#### [Records for the exercise]
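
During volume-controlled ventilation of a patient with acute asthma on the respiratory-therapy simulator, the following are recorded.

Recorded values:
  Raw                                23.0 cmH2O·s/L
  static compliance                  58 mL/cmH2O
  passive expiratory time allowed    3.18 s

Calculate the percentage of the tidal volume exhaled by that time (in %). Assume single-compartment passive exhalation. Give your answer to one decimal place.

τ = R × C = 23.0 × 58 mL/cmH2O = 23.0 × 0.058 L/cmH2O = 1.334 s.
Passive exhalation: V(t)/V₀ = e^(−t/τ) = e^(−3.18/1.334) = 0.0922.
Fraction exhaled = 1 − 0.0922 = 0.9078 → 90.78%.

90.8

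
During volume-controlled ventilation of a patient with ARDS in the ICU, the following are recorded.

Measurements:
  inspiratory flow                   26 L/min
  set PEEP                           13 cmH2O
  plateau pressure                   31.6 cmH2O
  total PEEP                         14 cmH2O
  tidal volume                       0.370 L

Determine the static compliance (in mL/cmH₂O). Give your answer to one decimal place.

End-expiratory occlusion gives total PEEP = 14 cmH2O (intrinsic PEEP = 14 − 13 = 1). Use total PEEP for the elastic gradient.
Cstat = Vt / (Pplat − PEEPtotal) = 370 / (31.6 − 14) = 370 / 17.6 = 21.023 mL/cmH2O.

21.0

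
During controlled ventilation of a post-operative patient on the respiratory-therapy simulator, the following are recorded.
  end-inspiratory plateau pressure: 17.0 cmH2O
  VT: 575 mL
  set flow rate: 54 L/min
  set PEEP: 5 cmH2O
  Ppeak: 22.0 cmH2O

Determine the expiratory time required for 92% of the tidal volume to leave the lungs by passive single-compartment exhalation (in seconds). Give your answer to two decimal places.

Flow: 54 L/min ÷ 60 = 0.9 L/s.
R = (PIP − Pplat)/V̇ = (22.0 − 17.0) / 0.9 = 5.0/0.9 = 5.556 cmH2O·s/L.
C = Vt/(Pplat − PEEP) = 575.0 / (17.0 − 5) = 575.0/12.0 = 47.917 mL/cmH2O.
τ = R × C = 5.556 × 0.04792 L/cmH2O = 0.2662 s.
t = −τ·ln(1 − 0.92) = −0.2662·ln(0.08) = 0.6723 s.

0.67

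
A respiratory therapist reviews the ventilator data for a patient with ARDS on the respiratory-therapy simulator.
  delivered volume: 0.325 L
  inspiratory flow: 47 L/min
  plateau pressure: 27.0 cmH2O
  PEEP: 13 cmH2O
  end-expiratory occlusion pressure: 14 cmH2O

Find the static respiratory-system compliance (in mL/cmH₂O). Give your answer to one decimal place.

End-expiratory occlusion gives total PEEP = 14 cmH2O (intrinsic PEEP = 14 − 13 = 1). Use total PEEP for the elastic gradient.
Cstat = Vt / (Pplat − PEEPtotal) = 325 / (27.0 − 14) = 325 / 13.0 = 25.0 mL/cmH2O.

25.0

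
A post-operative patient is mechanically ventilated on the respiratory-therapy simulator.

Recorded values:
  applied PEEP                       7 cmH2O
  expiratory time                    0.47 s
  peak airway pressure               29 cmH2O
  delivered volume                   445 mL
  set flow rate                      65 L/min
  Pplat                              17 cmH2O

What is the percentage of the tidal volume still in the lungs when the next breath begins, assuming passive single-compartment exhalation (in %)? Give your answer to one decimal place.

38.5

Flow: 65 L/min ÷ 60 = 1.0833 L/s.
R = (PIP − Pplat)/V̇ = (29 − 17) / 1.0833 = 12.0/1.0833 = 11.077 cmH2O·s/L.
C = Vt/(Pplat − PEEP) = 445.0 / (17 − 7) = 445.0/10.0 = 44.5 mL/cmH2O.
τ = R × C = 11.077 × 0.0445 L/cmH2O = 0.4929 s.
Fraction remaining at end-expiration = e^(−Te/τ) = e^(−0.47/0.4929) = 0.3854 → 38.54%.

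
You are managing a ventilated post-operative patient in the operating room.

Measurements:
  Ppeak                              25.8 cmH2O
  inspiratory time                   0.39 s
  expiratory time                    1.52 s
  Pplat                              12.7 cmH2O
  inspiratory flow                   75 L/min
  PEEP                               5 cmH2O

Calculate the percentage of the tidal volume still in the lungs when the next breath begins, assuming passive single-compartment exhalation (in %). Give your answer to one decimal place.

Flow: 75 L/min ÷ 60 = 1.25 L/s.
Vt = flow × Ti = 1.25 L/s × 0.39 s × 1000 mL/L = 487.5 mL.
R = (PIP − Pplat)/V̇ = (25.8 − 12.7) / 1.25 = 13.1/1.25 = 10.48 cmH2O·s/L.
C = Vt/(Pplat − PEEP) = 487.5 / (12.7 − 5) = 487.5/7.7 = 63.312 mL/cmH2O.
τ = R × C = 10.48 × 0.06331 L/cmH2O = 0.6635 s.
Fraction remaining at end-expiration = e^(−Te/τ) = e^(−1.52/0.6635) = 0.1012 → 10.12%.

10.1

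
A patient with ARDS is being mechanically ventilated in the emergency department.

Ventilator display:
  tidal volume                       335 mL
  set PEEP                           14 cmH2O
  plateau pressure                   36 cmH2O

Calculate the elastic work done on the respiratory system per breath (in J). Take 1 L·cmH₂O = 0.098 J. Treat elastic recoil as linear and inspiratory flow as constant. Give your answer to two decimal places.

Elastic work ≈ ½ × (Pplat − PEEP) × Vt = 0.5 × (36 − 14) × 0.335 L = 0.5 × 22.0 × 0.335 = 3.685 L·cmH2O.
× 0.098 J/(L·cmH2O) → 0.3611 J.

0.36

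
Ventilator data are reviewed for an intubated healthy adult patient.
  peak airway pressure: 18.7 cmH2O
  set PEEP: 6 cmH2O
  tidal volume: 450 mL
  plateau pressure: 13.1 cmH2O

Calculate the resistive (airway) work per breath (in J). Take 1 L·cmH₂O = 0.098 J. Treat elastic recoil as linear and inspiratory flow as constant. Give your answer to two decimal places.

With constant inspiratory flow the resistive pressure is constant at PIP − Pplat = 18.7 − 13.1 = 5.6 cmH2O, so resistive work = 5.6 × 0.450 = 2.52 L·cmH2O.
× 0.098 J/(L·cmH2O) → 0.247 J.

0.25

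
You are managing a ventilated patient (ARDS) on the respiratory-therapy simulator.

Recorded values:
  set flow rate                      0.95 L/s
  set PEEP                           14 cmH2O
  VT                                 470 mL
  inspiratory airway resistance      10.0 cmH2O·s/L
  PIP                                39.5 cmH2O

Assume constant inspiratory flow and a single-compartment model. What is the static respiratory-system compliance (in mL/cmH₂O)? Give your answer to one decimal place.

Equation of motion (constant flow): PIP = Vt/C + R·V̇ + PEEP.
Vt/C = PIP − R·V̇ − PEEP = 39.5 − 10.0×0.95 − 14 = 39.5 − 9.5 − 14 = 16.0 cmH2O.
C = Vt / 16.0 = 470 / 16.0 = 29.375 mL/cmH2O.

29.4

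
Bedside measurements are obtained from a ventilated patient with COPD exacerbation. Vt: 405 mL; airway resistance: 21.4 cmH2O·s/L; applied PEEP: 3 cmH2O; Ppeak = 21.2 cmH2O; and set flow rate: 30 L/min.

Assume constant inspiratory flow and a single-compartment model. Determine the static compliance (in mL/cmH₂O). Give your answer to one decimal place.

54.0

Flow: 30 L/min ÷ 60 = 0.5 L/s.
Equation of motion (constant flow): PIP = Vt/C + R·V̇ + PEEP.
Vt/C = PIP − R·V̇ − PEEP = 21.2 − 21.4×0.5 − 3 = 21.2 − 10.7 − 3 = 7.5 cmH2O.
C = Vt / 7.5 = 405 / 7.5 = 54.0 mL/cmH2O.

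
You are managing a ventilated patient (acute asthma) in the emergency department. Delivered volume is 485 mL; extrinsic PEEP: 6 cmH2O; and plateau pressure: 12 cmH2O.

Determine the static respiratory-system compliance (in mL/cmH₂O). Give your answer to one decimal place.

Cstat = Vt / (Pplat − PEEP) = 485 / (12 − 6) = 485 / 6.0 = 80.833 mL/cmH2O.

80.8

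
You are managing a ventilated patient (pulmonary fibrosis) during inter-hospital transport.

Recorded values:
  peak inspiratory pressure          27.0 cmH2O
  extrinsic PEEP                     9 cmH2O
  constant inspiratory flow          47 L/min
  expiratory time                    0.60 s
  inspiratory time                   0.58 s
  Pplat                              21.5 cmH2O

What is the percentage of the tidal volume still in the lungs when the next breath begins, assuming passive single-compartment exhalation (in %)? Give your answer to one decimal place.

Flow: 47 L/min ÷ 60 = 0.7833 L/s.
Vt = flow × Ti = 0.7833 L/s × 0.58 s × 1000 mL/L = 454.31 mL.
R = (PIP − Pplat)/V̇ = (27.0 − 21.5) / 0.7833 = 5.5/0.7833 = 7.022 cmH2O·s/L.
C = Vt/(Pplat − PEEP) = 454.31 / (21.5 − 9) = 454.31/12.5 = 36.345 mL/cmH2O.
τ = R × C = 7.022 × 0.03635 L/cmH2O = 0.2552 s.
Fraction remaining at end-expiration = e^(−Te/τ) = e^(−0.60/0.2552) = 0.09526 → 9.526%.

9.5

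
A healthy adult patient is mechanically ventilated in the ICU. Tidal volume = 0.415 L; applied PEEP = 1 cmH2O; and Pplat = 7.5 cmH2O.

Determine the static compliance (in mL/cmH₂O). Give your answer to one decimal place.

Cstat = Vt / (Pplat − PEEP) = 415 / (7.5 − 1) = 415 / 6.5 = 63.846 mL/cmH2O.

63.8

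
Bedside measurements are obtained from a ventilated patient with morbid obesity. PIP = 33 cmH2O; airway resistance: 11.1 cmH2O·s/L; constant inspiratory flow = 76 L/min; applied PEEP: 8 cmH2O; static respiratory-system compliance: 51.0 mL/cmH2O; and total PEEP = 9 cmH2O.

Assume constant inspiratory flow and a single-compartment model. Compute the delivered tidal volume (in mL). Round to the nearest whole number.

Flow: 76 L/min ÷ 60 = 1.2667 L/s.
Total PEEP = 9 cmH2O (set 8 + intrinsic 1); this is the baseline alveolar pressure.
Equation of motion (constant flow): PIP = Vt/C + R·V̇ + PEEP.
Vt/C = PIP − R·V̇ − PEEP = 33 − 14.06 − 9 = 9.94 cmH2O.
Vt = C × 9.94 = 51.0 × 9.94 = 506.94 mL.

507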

#### [Activity]
Check each line above for the word "data" and give the number of lines that have it, nothing else.

#### [Result]
2